## Records for the task
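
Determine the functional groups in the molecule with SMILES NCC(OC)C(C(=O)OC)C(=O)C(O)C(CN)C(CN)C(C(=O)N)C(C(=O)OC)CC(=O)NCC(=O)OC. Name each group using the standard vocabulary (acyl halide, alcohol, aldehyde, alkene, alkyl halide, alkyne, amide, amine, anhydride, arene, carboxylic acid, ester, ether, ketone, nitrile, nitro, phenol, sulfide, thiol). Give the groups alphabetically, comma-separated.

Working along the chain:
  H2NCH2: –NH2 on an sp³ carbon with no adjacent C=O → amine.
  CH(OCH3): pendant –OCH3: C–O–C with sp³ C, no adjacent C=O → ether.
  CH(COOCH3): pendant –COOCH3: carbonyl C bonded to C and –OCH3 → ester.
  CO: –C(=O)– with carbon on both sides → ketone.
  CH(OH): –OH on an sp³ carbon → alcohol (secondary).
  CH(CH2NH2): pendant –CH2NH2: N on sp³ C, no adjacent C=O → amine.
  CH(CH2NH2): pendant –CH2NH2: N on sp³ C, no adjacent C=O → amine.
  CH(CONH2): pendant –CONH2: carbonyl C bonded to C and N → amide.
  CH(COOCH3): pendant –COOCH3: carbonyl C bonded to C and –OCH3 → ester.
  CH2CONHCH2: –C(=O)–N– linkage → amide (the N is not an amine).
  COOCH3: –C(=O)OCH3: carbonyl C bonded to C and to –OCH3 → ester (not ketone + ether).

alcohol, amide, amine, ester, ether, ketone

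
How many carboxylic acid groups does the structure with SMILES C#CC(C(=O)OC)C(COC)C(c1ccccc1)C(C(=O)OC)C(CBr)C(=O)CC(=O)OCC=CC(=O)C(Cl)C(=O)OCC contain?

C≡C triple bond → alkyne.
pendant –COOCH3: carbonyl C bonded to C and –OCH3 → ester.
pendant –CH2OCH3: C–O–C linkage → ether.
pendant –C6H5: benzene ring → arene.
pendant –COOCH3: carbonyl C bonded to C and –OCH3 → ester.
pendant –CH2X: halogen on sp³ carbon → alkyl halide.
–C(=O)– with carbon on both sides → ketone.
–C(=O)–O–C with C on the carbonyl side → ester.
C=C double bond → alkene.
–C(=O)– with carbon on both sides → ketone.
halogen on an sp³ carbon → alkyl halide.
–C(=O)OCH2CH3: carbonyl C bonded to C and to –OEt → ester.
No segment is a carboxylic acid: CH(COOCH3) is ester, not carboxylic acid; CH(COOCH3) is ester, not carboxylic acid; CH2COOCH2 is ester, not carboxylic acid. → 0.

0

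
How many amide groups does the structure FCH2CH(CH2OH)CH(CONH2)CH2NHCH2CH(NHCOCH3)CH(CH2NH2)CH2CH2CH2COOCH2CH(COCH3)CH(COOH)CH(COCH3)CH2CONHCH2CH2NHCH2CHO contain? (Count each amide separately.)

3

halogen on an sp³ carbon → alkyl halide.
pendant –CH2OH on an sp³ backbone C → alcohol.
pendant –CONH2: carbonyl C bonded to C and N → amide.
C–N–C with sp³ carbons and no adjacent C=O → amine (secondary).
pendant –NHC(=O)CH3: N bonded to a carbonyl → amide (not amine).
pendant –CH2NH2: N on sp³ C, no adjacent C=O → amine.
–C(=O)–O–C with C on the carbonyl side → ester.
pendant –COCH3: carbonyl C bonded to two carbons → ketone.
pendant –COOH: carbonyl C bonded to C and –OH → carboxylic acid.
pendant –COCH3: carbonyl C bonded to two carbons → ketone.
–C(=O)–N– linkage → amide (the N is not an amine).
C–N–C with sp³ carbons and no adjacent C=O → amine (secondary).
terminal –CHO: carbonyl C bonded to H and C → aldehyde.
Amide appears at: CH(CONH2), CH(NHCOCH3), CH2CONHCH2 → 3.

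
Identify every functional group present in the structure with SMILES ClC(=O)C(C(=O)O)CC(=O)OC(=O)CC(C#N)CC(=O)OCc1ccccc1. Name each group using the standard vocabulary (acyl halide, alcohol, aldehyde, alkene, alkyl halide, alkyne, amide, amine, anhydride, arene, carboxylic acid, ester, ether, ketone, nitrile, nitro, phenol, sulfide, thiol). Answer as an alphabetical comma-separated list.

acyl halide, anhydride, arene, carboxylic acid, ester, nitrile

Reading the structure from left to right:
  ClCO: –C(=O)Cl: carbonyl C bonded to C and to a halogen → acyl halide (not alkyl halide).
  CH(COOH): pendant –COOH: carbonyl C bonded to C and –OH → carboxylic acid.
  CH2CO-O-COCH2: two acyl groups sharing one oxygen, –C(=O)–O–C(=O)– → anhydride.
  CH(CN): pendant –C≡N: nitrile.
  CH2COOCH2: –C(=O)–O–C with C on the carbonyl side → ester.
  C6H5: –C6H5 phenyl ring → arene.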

## Problem description
Copy the listing exactly as it stands.

## Task response
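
Determine the functional groups in the molecule with SMILES NCC(OC)C(C(=O)OC)C(=O)C(O)C(CN)C(CN)C(C(=O)N)C(C(=O)OC)CC(=O)NCC(=O)OC. Name each group using the standard vocabulary (acyl halide, alcohol, aldehyde, alkene, alkyl halide, alkyne, amide, amine, anhydride, arene, carboxylic acid, ester, ether, ketone, nitrile, nitro, phenol, sulfide, thiol). Give the groups alphabetically, comma-separated.

Working along the chain:
  H2NCH2: –NH2 on an sp³ carbon with no adjacent C=O → amine.
  CH(OCH3): pendant –OCH3: C–O–C with sp³ C, no adjacent C=O → ether.
  CH(COOCH3): pendant –COOCH3: carbonyl C bonded to C and –OCH3 → ester.
  CO: –C(=O)– with carbon on both sides → ketone.
  CH(OH): –OH on an sp³ carbon → alcohol (secondary).
  CH(CH2NH2): pendant –CH2NH2: N on sp³ C, no adjacent C=O → amine.
  CH(CH2NH2): pendant –CH2NH2: N on sp³ C, no adjacent C=O → amine.
  CH(CONH2): pendant –CONH2: carbonyl C bonded to C and N → amide.
  CH(COOCH3): pendant –COOCH3: carbonyl C bonded to C and –OCH3 → ester.
  CH2CONHCH2: –C(=O)–N– linkage → amide (the N is not an amine).
  COOCH3: –C(=O)OCH3: carbonyl C bonded to C and to –OCH3 → ester (not ketone + ether).

alcohol, amide, amine, ester, ether, ketone

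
How many carboxylic acid groups does the structure with SMILES C#CC(C(=O)OC)C(COC)C(c1ccccc1)C(C(=O)OC)C(CBr)C(=O)CC(=O)OCC=CC(=O)C(Cl)C(=O)OCC contain?

C≡C triple bond → alkyne.
pendant –COOCH3: carbonyl C bonded to C and –OCH3 → ester.
pendant –CH2OCH3: C–O–C linkage → ether.
pendant –C6H5: benzene ring → arene.
pendant –COOCH3: carbonyl C bonded to C and –OCH3 → ester.
pendant –CH2X: halogen on sp³ carbon → alkyl halide.
–C(=O)– with carbon on both sides → ketone.
–C(=O)–O–C with C on the carbonyl side → ester.
C=C double bond → alkene.
–C(=O)– with carbon on both sides → ketone.
halogen on an sp³ carbon → alkyl halide.
–C(=O)OCH2CH3: carbonyl C bonded to C and to –OEt → ester.
No segment is a carboxylic acid: CH(COOCH3) is ester, not carboxylic acid; CH(COOCH3) is ester, not carboxylic acid; CH2COOCH2 is ester, not carboxylic acid. → 0.

0

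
How many amide groups does the structure FCH2CH(CH2OH)CH(CONH2)CH2NHCH2CH(NHCOCH3)CH(CH2NH2)CH2CH2CH2COOCH2CH(COCH3)CH(COOH)CH(COCH3)CH2CONHCH2CH2NHCH2CHO contain? (Count each amide separately.)

3

halogen on an sp³ carbon → alkyl halide.
pendant –CH2OH on an sp³ backbone C → alcohol.
pendant –CONH2: carbonyl C bonded to C and N → amide.
C–N–C with sp³ carbons and no adjacent C=O → amine (secondary).
pendant –NHC(=O)CH3: N bonded to a carbonyl → amide (not amine).
pendant –CH2NH2: N on sp³ C, no adjacent C=O → amine.
–C(=O)–O–C with C on the carbonyl side → ester.
pendant –COCH3: carbonyl C bonded to two carbons → ketone.
pendant –COOH: carbonyl C bonded to C and –OH → carboxylic acid.
pendant –COCH3: carbonyl C bonded to two carbons → ketone.
–C(=O)–N– linkage → amide (the N is not an amine).
C–N–C with sp³ carbons and no adjacent C=O → amine (secondary).
terminal –CHO: carbonyl C bonded to H and C → aldehyde.
Amide appears at: CH(CONH2), CH(NHCOCH3), CH2CONHCH2 → 3.

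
Identify every functional group present in the structure with SMILES ClC(=O)C(C(=O)O)CC(=O)OC(=O)CC(C#N)CC(=O)OCc1ccccc1. Name each group using the standard vocabulary (acyl halide, alcohol, aldehyde, alkene, alkyl halide, alkyne, amide, amine, anhydride, arene, carboxylic acid, ester, ether, ketone, nitrile, nitro, phenol, sulfide, thiol). Answer as an alphabetical comma-separated list.

acyl halide, anhydride, arene, carboxylic acid, ester, nitrile

Reading the structure from left to right:
  ClCO: –C(=O)Cl: carbonyl C bonded to C and to a halogen → acyl halide (not alkyl halide).
  CH(COOH): pendant –COOH: carbonyl C bonded to C and –OH → carboxylic acid.
  CH2CO-O-COCH2: two acyl groups sharing one oxygen, –C(=O)–O–C(=O)– → anhydride.
  CH(CN): pendant –C≡N: nitrile.
  CH2COOCH2: –C(=O)–O–C with C on the carbonyl side → ester.
  C6H5: –C6H5 phenyl ring → arene.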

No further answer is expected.